(Dataset excerpts)
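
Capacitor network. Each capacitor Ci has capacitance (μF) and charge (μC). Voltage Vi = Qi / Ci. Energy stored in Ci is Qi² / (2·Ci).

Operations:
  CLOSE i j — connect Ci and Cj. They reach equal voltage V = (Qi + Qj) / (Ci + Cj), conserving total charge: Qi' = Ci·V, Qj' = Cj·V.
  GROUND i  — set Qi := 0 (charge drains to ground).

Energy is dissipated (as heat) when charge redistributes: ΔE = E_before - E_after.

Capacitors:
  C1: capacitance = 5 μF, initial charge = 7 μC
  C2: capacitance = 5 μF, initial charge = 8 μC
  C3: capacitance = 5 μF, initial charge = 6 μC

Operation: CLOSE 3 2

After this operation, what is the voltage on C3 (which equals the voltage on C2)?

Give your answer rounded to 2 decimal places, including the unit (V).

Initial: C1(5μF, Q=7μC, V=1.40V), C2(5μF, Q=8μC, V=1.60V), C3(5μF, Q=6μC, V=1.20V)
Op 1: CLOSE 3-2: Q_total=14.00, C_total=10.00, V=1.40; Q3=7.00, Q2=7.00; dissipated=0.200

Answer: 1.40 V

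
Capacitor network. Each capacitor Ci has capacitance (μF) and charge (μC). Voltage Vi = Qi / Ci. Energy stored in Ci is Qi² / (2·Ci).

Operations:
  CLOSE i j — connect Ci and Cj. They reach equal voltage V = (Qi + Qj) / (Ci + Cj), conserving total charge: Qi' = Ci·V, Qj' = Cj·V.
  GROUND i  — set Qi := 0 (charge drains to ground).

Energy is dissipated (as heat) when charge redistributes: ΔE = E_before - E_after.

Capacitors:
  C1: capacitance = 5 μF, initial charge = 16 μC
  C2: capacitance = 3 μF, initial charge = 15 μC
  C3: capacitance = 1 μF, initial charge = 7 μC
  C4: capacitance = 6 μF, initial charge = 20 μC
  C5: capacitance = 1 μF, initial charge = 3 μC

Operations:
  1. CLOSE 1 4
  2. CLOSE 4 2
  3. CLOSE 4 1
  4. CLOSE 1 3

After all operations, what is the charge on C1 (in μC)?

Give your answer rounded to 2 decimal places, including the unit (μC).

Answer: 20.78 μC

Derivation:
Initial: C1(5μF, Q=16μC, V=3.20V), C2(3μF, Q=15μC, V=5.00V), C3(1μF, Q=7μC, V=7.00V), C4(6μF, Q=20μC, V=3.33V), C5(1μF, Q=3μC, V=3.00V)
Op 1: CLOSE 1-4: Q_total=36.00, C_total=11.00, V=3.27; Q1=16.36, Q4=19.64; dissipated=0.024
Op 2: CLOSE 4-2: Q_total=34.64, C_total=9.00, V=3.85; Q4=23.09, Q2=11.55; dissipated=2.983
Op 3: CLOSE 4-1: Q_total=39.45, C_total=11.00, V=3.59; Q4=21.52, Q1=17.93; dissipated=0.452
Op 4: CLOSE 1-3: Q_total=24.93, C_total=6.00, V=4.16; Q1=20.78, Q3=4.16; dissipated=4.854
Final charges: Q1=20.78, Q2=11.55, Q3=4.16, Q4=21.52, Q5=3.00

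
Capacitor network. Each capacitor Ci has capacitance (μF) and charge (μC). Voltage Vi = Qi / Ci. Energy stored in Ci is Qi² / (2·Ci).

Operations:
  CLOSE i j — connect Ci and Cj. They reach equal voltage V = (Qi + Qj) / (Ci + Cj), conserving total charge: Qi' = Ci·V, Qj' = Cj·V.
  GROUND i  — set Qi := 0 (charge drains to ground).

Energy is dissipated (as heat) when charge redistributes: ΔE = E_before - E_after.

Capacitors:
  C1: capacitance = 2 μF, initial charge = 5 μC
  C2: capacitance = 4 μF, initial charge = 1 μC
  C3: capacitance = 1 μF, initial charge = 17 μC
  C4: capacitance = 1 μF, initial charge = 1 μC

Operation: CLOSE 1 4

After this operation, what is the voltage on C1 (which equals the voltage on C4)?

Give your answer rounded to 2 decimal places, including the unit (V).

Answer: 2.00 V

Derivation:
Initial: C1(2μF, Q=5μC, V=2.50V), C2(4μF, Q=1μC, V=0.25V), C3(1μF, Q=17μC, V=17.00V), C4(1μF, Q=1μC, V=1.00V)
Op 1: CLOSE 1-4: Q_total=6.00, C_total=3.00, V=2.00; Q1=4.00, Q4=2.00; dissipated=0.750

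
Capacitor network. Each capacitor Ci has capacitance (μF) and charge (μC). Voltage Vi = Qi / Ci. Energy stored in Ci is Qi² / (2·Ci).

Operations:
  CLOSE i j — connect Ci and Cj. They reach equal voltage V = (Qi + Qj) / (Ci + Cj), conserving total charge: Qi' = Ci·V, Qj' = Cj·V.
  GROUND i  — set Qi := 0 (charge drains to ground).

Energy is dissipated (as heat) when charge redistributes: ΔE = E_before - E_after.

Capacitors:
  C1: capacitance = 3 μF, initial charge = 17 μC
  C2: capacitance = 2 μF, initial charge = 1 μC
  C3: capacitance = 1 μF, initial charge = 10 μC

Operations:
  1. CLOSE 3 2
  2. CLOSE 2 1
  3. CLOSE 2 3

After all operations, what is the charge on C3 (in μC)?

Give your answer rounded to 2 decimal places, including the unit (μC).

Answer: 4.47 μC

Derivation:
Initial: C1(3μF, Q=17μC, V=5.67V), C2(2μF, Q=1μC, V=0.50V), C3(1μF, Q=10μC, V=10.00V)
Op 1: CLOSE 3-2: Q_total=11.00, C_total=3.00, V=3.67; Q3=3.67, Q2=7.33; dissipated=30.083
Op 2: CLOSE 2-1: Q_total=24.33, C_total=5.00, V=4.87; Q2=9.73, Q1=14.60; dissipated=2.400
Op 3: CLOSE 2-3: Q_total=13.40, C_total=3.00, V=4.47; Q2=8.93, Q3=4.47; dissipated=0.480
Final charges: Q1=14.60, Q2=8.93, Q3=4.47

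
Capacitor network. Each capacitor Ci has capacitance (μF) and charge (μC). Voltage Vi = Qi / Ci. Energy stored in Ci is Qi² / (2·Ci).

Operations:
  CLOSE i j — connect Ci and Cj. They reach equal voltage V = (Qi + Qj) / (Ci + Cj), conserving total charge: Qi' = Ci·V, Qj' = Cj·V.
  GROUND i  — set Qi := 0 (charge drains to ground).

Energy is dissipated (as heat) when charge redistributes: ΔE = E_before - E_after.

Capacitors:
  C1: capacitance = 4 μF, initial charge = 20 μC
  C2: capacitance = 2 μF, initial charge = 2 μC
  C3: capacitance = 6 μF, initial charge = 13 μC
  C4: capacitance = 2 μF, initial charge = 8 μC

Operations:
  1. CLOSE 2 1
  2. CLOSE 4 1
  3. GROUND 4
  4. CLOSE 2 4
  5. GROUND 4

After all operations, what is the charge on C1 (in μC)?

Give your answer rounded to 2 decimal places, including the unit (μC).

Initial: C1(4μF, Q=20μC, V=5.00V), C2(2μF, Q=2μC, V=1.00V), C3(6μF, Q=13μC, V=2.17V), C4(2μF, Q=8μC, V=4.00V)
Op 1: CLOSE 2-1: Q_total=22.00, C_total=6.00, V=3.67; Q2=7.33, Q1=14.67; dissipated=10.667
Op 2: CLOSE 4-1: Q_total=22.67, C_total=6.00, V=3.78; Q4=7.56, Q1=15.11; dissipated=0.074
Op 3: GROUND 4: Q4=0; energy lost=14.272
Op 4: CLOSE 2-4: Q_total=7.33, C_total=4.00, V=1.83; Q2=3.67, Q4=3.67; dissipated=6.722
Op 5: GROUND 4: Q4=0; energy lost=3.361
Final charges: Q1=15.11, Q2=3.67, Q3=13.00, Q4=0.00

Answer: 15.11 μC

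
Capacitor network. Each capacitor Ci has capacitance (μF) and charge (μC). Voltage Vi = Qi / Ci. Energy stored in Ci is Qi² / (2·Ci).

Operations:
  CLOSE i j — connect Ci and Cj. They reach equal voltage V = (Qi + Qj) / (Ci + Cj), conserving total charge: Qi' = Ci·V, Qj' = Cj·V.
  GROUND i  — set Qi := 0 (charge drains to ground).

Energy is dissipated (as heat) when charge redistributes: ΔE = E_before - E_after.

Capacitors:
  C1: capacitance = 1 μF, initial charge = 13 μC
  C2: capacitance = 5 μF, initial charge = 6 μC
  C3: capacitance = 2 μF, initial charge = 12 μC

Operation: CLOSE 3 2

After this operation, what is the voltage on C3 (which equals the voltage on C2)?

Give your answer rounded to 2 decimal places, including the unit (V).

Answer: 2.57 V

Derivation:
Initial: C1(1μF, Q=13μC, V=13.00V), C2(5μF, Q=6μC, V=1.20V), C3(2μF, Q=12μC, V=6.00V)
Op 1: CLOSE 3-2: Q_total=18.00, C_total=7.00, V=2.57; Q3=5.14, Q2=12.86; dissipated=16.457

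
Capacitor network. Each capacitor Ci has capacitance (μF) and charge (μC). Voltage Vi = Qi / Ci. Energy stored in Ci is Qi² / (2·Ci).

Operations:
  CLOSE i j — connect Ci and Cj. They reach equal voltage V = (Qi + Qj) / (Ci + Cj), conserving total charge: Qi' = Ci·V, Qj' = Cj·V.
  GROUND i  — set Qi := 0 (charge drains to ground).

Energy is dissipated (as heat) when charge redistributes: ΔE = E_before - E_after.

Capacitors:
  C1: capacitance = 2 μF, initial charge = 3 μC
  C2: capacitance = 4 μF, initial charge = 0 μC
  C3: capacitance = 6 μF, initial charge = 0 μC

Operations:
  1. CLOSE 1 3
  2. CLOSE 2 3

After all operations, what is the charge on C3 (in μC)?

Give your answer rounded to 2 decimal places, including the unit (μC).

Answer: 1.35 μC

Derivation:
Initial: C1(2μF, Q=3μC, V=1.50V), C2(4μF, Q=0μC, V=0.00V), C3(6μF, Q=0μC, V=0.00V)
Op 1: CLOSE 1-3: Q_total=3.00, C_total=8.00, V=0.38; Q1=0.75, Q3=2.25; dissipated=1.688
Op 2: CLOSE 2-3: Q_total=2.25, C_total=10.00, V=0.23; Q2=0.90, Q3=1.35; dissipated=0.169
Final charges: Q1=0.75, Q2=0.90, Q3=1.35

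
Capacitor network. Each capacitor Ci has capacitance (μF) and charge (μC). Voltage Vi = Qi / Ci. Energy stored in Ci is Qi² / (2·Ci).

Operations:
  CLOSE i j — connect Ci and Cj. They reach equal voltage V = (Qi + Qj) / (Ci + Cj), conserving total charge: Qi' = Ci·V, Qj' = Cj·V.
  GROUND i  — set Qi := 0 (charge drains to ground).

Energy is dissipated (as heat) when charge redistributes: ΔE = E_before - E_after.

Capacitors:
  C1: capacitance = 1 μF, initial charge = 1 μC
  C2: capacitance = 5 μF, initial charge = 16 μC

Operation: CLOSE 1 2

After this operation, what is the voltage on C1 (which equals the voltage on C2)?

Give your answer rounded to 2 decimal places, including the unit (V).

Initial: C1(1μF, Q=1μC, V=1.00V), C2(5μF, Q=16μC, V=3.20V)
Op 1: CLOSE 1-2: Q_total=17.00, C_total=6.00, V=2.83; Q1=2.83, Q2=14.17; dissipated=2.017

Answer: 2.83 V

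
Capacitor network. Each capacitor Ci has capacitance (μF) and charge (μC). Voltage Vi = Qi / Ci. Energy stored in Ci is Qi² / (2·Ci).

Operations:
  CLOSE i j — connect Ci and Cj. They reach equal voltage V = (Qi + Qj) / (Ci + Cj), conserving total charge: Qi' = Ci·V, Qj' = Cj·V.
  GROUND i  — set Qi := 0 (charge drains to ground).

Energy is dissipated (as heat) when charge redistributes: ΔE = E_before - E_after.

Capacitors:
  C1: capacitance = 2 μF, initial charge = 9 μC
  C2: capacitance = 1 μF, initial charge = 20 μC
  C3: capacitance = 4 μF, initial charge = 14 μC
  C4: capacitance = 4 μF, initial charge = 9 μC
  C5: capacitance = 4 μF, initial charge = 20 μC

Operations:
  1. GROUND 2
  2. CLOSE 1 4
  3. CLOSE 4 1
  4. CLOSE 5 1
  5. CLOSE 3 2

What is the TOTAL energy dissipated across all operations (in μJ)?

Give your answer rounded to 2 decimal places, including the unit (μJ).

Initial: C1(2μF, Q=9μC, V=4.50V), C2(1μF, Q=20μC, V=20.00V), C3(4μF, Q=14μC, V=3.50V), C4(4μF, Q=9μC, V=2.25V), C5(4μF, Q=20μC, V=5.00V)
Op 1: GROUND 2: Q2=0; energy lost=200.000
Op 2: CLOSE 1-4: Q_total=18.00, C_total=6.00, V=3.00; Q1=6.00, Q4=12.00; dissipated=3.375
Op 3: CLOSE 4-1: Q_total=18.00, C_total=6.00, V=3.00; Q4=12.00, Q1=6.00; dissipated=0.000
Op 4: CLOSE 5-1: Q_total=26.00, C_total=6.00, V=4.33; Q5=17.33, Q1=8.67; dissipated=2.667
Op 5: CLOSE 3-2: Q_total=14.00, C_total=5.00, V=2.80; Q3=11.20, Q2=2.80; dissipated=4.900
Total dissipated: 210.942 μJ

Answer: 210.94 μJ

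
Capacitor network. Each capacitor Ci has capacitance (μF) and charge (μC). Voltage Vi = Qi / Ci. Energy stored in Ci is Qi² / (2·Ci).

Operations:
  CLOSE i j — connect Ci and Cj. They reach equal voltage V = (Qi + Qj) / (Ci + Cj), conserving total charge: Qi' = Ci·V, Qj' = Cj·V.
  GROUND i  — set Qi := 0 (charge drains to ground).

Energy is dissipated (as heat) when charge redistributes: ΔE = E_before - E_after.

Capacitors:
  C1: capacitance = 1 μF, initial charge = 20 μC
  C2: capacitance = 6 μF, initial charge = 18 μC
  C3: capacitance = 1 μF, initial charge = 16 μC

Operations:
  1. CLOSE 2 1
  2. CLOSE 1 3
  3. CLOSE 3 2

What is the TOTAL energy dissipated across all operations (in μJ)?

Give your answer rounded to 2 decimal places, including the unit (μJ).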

WHAT IS EXPECTED :: For the string "which", give the number of lines in the records that contain it and nothing besides.

ANSWER BOX :: 4